RAW DATA:
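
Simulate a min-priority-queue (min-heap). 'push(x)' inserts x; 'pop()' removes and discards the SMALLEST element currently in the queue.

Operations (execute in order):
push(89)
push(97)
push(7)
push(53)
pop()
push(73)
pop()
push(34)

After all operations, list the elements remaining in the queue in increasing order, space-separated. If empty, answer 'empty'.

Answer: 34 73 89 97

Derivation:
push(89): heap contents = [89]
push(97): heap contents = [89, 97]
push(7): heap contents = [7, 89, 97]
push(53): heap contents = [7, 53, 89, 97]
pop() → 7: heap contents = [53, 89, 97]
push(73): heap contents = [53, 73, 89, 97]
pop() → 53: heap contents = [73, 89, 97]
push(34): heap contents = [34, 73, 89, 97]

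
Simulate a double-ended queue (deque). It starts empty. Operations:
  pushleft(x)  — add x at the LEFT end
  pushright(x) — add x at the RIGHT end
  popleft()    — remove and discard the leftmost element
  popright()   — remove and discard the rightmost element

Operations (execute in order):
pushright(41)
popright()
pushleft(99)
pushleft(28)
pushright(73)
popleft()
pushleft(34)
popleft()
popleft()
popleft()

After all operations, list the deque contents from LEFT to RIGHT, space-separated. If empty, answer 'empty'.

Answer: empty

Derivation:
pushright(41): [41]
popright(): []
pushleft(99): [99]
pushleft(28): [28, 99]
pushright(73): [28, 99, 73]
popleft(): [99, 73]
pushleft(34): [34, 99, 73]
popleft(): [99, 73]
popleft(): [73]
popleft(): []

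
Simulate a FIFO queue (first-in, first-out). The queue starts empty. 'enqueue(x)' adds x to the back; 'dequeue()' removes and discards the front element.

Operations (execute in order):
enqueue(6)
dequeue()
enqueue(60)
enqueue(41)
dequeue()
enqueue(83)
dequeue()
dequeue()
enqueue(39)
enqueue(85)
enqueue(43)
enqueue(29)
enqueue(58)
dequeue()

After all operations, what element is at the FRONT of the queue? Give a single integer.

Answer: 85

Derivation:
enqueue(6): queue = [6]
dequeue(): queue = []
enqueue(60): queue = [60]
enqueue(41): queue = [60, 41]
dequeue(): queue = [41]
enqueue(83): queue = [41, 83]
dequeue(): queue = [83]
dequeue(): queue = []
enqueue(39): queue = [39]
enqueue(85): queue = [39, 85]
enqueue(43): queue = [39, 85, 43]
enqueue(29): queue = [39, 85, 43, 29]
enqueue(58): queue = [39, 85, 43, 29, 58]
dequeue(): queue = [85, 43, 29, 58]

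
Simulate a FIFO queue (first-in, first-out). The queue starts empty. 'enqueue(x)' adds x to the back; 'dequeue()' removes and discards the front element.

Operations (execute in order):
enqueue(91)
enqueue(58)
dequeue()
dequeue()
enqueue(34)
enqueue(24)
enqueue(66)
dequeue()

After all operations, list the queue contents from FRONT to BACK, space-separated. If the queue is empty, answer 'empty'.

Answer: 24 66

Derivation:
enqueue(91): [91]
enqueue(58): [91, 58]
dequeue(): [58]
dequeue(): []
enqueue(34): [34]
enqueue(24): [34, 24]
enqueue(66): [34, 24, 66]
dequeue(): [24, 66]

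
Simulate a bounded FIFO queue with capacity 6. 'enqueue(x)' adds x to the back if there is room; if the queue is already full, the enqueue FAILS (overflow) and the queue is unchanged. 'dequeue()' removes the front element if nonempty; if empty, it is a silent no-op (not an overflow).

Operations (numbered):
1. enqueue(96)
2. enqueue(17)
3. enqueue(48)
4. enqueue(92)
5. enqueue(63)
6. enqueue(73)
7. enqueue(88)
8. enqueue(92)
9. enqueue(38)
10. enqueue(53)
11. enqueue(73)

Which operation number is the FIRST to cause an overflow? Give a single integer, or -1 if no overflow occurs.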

WORK REQUEST:
Repeat every line of the listing without a single difference.

THE ANSWER:
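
Simulate a min-priority-queue (min-heap). 'push(x)' inserts x; 'pop()' removes and discards the SMALLEST element currently in the queue.

Operations (execute in order):
push(89)
push(97)
push(7)
push(53)
pop()
push(73)
pop()
push(34)

After all operations, list the elements remaining in the queue in increasing order, space-separated. If empty, answer 'empty'.

Answer: 34 73 89 97

Derivation:
push(89): heap contents = [89]
push(97): heap contents = [89, 97]
push(7): heap contents = [7, 89, 97]
push(53): heap contents = [7, 53, 89, 97]
pop() → 7: heap contents = [53, 89, 97]
push(73): heap contents = [53, 73, 89, 97]
pop() → 53: heap contents = [73, 89, 97]
push(34): heap contents = [34, 73, 89, 97]

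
Simulate a double-ended queue (deque). It starts empty. Operations:
  pushleft(x)  — add x at the LEFT end
  pushright(x) — add x at the RIGHT end
  popleft()    — remove and discard the leftmost element
  popright()   — remove and discard the rightmost element

Operations (execute in order):
pushright(41)
popright()
pushleft(99)
pushleft(28)
pushright(73)
popleft()
pushleft(34)
popleft()
popleft()
popleft()

After all operations, list the deque contents from LEFT to RIGHT, space-separated. If empty, answer 'empty'.

Answer: empty

Derivation:
pushright(41): [41]
popright(): []
pushleft(99): [99]
pushleft(28): [28, 99]
pushright(73): [28, 99, 73]
popleft(): [99, 73]
pushleft(34): [34, 99, 73]
popleft(): [99, 73]
popleft(): [73]
popleft(): []

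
Simulate a FIFO queue (first-in, first-out). The queue starts empty. 'enqueue(x)' adds x to the back; 'dequeue()' removes and discards the front element.

Operations (execute in order):
enqueue(6)
dequeue()
enqueue(60)
enqueue(41)
dequeue()
enqueue(83)
dequeue()
dequeue()
enqueue(39)
enqueue(85)
enqueue(43)
enqueue(29)
enqueue(58)
dequeue()

After all operations, what element is at the FRONT of the queue? Give a single integer.

Answer: 85

Derivation:
enqueue(6): queue = [6]
dequeue(): queue = []
enqueue(60): queue = [60]
enqueue(41): queue = [60, 41]
dequeue(): queue = [41]
enqueue(83): queue = [41, 83]
dequeue(): queue = [83]
dequeue(): queue = []
enqueue(39): queue = [39]
enqueue(85): queue = [39, 85]
enqueue(43): queue = [39, 85, 43]
enqueue(29): queue = [39, 85, 43, 29]
enqueue(58): queue = [39, 85, 43, 29, 58]
dequeue(): queue = [85, 43, 29, 58]

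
Simulate a FIFO queue (first-in, first-out). The queue starts empty. 'enqueue(x)' adds x to the back; 'dequeue()' removes and discards the front element.

Operations (execute in order):
enqueue(91)
enqueue(58)
dequeue()
dequeue()
enqueue(34)
enqueue(24)
enqueue(66)
dequeue()

After all operations, list the queue contents from FRONT to BACK, space-separated. If the queue is empty, answer 'empty'.

Answer: 24 66

Derivation:
enqueue(91): [91]
enqueue(58): [91, 58]
dequeue(): [58]
dequeue(): []
enqueue(34): [34]
enqueue(24): [34, 24]
enqueue(66): [34, 24, 66]
dequeue(): [24, 66]

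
Simulate a bounded FIFO queue with capacity 6. 'enqueue(x)' adds x to the back if there is room; if the queue is already full, the enqueue FAILS (overflow) and the queue is unchanged. 'dequeue()' removes the front element if nonempty; if empty, it is a silent no-op (not an overflow).

Operations (numbered):
1. enqueue(96)
2. enqueue(17)
3. enqueue(48)
4. enqueue(92)
5. enqueue(63)
6. enqueue(73)
7. enqueue(88)
8. enqueue(92)
9. enqueue(38)
10. enqueue(53)
11. enqueue(73)

Which operation number is the FIRST to cause an overflow? Give a single integer, or -1 if no overflow occurs.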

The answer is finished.